==== Supplied material

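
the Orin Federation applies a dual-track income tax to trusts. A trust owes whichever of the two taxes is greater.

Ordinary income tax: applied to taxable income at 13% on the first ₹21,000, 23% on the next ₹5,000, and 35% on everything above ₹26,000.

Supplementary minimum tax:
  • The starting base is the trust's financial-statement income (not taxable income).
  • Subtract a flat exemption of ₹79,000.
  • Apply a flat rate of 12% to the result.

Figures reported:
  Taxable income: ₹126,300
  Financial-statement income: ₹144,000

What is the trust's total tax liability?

Ordinary income tax:
  ₹21,000 × 13% = ₹2,730
  ₹5,000 × 23% = ₹1,150
  ₹100,300 × 35% = ₹35,105
  → ₹38,985

Supplementary minimum tax:
  Base (financial-statement income): ₹144,000
  Less exemption ₹79,000 → base ₹65,000
  ₹65,000 × 12% = ₹7,800

₹38,985 > ₹7,800, so the ordinary income tax governs.

₹38,985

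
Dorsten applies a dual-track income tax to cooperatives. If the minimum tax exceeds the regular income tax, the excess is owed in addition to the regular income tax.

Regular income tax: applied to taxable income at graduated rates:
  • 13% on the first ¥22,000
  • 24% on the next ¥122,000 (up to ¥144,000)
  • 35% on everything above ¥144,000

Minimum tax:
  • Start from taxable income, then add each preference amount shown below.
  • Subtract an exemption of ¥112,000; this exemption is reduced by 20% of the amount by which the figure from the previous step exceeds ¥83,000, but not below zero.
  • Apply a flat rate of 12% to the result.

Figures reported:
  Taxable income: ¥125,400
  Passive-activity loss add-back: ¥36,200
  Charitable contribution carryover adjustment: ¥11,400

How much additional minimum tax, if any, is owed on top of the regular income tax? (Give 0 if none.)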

========

> [How to complete this task]: Please give the count of lines in the listing that include the string "from", with no words around it.

> [Result]: 2